** Opening EXTRACTED INFORMATION block **
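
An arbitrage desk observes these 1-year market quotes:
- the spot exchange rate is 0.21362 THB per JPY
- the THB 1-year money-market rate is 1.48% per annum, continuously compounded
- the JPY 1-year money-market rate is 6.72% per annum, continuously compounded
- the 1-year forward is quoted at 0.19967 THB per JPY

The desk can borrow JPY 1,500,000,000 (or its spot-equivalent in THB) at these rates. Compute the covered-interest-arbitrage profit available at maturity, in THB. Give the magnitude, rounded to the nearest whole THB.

THB 4,884,231

T = 1 year.
Keep in JPY, deliver into the forward: 1,500,000,000·1.06950935866·0.19967 = THB 320,323,400.47.
Swap to THB now, deposit: 1,500,000,000·0.21362·1.0149100623 = THB 325,207,631.26.
The quoted forward undervalues JPY, so borrow JPY, convert to THB at spot, deposit the THB at 1.48%, and buy JPY forward at 0.19967 to cover the loan.
Profit = 325,207,631.26 − 320,323,400.47 = THB 4,884,231.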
** Closing EXTRACTED INFORMATION block **
YOUR OBJECTIVE ->
Could you write out only the lines of the listing above from the one that contains "The desk can" through its final line, exactly and inclusive?

SOLUTION TO THE EXERCISE ->
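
The desk can borrow JPY 1,500,000,000 (or its spot-equivalent in THB) at these rates. Compute the covered-interest-arbitrage profit available at maturity, in THB. Give the magnitude, rounded to the nearest whole THB.

THB 4,884,231

T = 1 year.
Keep in JPY, deliver into the forward: 1,500,000,000·1.06950935866·0.19967 = THB 320,323,400.47.
Swap to THB now, deposit: 1,500,000,000·0.21362·1.0149100623 = THB 325,207,631.26.
The quoted forward undervalues JPY, so borrow JPY, convert to THB at spot, deposit the THB at 1.48%, and buy JPY forward at 0.19967 to cover the loan.
Profit = 325,207,631.26 − 320,323,400.47 = THB 4,884,231.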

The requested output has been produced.